§ Task: Retype the data that follows with no alterations, please.

[Data items]
☆ ☆ ☆ ☆ ☆ ☆ ☆

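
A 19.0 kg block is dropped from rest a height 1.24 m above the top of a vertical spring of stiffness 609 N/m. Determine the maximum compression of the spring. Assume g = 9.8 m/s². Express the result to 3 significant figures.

x = 1.23 m

Take the reference level at the top of the uncompressed spring. At max compression the block has fallen H + x and is momentarily at rest:
mg(H + x) = ½kx²
½(609)x² − (19.0)(9.8)x − (19.0)(9.8)(1.24) = 0
304.5x² − 186.2x − 230.9 = 0
x = [186.2 + √(34670 + 281222)]/(2 × 304.5) = 1.229 m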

☆ ☆ ☆ ☆ ☆ ☆ ☆

§ Exercise output:
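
A 19.0 kg block is dropped from rest a height 1.24 m above the top of a vertical spring of stiffness 609 N/m. Determine the maximum compression of the spring. Assume g = 9.8 m/s². Express the result to 3 significant figures.

x = 1.23 m

Take the reference level at the top of the uncompressed spring. At max compression the block has fallen H + x and is momentarily at rest:
mg(H + x) = ½kx²
½(609)x² − (19.0)(9.8)x − (19.0)(9.8)(1.24) = 0
304.5x² − 186.2x − 230.9 = 0
x = [186.2 + √(34670 + 281222)]/(2 × 304.5) = 1.229 m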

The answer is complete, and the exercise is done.